_Exercise goal_. Print out the records that follow, exactly and completely.
[Opening Data supplied section]
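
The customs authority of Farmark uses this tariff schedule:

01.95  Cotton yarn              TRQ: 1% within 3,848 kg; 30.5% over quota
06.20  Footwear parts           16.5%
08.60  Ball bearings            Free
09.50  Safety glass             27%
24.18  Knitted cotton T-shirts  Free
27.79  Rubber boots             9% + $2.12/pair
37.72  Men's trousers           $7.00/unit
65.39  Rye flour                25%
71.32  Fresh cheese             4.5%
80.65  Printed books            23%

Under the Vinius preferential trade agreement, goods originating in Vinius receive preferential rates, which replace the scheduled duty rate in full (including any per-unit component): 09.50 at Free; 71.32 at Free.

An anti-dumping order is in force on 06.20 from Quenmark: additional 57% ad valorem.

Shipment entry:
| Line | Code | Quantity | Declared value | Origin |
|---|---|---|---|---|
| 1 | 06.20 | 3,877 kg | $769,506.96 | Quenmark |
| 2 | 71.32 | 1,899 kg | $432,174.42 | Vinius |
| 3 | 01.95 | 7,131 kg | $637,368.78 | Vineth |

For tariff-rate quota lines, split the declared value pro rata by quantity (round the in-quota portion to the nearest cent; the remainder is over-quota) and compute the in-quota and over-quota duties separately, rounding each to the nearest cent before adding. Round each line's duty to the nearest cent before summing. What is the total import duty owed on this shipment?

Line 1 (06.20, Quenmark, 3,877 kg, $769,506.96):
Base rate for 06.20 is 16.5%.
Additional duty on 06.20 from Quenmark: +57%. Applied ad valorem rate: 16.5% + 57% = 73.5%.
Duty = $769,506.96 × 73.5% = $565,587.62.
Line 2 (71.32, Vinius, 1,899 kg, $432,174.42):
Base rate for 71.32 is 4.5%.
Origin Vinius qualifies under the Farmark–Vinius agreement and 71.32 is covered: preferential rate Free applies instead.
Duty = $432,174.42 × 0% = $0.00.
Line 3 (01.95, Vineth, 7,131 kg, $637,368.78):
Code 01.95 is under a tariff-rate quota (threshold 3,848 kg). In-quota: 3,848 kg at 1%; over-quota: 3,283 kg at 30.5%.
Pro-rata value split: in-quota = $637,368.78 × 3,848/7,131 = $343,934.24; over-quota = $637,368.78 − $343,934.24 = $293,434.54.
In-quota duty = $343,934.24 × 1% = $3,439.34. Over-quota duty = $293,434.54 × 30.5% = $89,497.53.
Line duty = $3,439.34 + $89,497.53 = $92,936.87.
Total = $565,587.62 + $0.00 + $92,936.87 = $658,524.49.

$658,524.49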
[Closing Data supplied section]
_Task output_.
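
The customs authority of Farmark uses this tariff schedule:

01.95  Cotton yarn              TRQ: 1% within 3,848 kg; 30.5% over quota
06.20  Footwear parts           16.5%
08.60  Ball bearings            Free
09.50  Safety glass             27%
24.18  Knitted cotton T-shirts  Free
27.79  Rubber boots             9% + $2.12/pair
37.72  Men's trousers           $7.00/unit
65.39  Rye flour                25%
71.32  Fresh cheese             4.5%
80.65  Printed books            23%

Under the Vinius preferential trade agreement, goods originating in Vinius receive preferential rates, which replace the scheduled duty rate in full (including any per-unit component): 09.50 at Free; 71.32 at Free.

An anti-dumping order is in force on 06.20 from Quenmark: additional 57% ad valorem.

Shipment entry:
| Line | Code | Quantity | Declared value | Origin |
|---|---|---|---|---|
| 1 | 06.20 | 3,877 kg | $769,506.96 | Quenmark |
| 2 | 71.32 | 1,899 kg | $432,174.42 | Vinius |
| 3 | 01.95 | 7,131 kg | $637,368.78 | Vineth |

For tariff-rate quota lines, split the declared value pro rata by quantity (round the in-quota portion to the nearest cent; the remainder is over-quota) and compute the in-quota and over-quota duties separately, rounding each to the nearest cent before adding. Round each line's duty to the nearest cent before summing. What is the total import duty owed on this shipment?

Line 1 (06.20, Quenmark, 3,877 kg, $769,506.96):
Base rate for 06.20 is 16.5%.
Additional duty on 06.20 from Quenmark: +57%. Applied ad valorem rate: 16.5% + 57% = 73.5%.
Duty = $769,506.96 × 73.5% = $565,587.62.
Line 2 (71.32, Vinius, 1,899 kg, $432,174.42):
Base rate for 71.32 is 4.5%.
Origin Vinius qualifies under the Farmark–Vinius agreement and 71.32 is covered: preferential rate Free applies instead.
Duty = $432,174.42 × 0% = $0.00.
Line 3 (01.95, Vineth, 7,131 kg, $637,368.78):
Code 01.95 is under a tariff-rate quota (threshold 3,848 kg). In-quota: 3,848 kg at 1%; over-quota: 3,283 kg at 30.5%.
Pro-rata value split: in-quota = $637,368.78 × 3,848/7,131 = $343,934.24; over-quota = $637,368.78 − $343,934.24 = $293,434.54.
In-quota duty = $343,934.24 × 1% = $3,439.34. Over-quota duty = $293,434.54 × 30.5% = $89,497.53.
Line duty = $3,439.34 + $89,497.53 = $92,936.87.
Total = $565,587.62 + $0.00 + $92,936.87 = $658,524.49.

$658,524.49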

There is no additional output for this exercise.